TASK TO COMPLETE ::
Word for word, set down every line of the entries below from the line with "B. fluvial channel: salt" to the line with "E. deep marine", including both, and no other line.

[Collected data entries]
====

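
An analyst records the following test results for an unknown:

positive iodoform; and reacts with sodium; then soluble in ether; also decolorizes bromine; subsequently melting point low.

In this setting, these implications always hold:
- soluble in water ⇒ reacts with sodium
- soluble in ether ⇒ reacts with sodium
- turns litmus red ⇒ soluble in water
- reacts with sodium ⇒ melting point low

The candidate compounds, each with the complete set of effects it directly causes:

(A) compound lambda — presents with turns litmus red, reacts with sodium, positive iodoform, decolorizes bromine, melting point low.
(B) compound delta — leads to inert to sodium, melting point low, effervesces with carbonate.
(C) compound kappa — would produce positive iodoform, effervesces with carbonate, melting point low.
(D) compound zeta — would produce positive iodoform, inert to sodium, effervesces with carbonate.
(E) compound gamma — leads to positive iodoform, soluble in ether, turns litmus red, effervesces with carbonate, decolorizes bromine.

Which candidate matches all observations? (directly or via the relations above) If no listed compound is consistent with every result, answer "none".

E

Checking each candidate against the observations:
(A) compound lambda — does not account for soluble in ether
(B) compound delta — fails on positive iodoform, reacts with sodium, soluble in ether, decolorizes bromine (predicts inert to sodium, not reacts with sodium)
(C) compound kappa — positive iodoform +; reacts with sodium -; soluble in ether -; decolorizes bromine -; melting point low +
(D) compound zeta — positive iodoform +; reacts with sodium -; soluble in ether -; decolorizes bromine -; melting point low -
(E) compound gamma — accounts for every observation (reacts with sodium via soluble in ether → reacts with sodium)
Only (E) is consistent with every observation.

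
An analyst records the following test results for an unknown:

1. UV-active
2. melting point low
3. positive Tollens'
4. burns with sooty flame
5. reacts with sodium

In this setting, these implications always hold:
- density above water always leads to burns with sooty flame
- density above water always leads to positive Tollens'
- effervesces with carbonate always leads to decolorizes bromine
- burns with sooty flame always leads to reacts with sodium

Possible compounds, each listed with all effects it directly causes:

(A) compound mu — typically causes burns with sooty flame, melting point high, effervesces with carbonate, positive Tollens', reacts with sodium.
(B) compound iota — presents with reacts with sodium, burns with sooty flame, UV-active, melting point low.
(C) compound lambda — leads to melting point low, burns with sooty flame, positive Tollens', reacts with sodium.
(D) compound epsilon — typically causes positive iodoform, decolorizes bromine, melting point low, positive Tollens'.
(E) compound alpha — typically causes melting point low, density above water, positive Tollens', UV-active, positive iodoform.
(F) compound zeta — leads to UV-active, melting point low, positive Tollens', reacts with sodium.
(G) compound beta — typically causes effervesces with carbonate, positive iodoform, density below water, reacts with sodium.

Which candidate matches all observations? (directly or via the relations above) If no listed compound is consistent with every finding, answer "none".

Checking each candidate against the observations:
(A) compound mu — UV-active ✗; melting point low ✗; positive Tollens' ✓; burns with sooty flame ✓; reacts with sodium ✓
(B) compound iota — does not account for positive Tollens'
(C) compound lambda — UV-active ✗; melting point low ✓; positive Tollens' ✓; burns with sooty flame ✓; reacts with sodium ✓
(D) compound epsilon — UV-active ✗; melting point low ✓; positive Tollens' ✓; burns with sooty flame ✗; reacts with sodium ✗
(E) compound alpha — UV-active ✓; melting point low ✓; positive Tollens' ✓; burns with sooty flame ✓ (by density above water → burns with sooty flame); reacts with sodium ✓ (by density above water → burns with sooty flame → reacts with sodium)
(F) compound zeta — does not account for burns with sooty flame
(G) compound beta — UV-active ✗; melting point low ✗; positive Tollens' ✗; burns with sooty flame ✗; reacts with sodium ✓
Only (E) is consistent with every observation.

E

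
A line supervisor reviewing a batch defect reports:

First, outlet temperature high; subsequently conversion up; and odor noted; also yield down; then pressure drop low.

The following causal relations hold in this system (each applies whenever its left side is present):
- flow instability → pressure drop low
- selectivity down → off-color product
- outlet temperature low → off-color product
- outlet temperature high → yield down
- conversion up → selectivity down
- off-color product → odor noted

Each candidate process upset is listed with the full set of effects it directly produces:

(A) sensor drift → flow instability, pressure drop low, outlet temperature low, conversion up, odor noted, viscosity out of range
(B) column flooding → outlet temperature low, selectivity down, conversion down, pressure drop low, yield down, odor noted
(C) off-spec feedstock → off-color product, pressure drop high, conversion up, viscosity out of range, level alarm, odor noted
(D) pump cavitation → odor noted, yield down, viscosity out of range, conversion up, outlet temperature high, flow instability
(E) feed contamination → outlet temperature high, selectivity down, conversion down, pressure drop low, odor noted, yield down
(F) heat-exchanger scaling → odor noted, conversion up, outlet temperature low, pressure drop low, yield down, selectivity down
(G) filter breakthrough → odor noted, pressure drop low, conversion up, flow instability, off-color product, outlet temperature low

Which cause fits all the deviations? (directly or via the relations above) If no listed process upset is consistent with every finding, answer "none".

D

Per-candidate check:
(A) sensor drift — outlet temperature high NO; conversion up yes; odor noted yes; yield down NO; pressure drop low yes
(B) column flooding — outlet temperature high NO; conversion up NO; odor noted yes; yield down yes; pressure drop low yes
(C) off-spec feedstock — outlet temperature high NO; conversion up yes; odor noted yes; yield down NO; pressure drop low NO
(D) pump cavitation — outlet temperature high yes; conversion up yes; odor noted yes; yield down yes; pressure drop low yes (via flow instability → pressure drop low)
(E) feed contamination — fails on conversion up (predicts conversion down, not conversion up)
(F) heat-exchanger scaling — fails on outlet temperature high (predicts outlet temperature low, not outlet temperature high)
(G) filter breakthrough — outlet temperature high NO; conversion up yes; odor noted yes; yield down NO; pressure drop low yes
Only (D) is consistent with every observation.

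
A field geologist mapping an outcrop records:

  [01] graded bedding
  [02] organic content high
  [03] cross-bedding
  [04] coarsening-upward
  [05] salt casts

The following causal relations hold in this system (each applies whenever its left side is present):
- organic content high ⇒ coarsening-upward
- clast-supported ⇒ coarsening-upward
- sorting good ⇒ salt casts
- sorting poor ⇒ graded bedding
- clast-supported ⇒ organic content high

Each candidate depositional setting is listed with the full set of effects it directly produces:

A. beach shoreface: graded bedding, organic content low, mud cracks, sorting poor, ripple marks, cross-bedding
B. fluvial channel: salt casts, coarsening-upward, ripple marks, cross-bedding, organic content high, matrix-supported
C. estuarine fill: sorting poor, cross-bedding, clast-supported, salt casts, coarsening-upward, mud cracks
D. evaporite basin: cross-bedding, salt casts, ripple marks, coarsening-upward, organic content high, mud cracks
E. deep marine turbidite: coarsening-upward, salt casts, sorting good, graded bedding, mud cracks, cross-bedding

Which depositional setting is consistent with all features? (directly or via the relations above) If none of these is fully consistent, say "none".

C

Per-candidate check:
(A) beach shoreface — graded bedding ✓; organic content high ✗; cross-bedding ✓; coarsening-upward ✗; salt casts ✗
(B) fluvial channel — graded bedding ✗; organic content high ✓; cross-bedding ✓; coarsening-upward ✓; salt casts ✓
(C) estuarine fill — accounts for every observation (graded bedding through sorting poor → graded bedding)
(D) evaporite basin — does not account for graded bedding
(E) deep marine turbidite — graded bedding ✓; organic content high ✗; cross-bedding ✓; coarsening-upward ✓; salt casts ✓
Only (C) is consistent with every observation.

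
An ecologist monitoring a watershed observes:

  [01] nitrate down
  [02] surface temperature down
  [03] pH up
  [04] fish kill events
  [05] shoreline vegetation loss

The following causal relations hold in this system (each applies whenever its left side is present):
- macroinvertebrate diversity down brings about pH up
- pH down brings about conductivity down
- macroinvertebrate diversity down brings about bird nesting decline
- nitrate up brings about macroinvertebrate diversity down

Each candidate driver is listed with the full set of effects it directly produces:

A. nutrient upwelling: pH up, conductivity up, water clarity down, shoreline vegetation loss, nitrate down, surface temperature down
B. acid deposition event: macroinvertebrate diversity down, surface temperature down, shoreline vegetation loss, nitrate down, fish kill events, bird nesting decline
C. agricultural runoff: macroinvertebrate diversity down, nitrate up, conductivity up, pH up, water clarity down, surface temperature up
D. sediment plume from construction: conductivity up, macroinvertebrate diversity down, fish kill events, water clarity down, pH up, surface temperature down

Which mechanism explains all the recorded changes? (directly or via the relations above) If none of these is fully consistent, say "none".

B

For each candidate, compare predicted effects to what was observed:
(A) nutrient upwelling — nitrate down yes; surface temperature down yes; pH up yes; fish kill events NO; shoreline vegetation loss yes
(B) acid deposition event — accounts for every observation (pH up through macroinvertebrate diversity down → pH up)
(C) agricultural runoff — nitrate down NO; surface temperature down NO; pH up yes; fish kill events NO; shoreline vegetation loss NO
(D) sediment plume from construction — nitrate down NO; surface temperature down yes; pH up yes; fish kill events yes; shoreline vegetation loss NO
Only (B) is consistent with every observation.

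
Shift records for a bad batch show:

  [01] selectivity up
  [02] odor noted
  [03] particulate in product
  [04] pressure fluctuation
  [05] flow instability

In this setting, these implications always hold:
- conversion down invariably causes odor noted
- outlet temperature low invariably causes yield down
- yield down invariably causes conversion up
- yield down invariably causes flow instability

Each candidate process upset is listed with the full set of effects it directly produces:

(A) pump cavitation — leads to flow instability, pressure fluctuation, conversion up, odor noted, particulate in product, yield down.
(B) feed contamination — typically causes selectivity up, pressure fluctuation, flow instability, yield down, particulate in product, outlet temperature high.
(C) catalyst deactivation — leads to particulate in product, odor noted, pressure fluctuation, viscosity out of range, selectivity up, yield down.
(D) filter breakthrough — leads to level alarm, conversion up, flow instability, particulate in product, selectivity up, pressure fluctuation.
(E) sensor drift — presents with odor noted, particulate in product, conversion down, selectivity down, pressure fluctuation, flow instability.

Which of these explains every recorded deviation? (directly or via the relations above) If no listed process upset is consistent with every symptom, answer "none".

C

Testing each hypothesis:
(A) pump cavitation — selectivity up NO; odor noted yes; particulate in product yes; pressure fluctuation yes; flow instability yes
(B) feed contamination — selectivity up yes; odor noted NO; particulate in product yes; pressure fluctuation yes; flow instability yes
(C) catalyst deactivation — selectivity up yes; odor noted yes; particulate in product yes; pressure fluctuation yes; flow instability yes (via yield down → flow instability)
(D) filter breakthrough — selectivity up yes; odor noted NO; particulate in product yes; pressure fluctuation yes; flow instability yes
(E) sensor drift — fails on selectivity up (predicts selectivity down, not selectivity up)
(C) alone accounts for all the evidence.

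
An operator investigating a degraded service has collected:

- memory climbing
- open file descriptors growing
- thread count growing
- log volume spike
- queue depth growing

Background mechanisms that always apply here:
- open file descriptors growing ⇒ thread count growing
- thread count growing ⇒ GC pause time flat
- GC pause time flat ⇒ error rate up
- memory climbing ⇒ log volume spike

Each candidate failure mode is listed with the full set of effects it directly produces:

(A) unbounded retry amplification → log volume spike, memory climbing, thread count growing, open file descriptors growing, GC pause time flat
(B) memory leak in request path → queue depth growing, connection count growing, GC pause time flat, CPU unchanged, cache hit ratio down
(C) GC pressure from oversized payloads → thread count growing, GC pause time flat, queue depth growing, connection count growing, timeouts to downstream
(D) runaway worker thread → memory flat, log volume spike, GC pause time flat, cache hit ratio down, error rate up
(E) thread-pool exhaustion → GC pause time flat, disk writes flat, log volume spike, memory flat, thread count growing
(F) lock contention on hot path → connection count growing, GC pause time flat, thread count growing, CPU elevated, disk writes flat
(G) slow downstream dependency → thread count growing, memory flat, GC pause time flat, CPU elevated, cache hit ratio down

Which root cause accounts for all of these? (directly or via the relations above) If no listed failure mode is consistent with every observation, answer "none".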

====

WRITTEN ANSWER ::
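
B. fluvial channel: salt casts, coarsening-upward, ripple marks, cross-bedding, organic content high, matrix-supported
C. estuarine fill: sorting poor, cross-bedding, clast-supported, salt casts, coarsening-upward, mud cracks
D. evaporite basin: cross-bedding, salt casts, ripple marks, coarsening-upward, organic content high, mud cracks
E. deep marine turbidite: coarsening-upward, salt casts, sorting good, graded bedding, mud cracks, cross-bedding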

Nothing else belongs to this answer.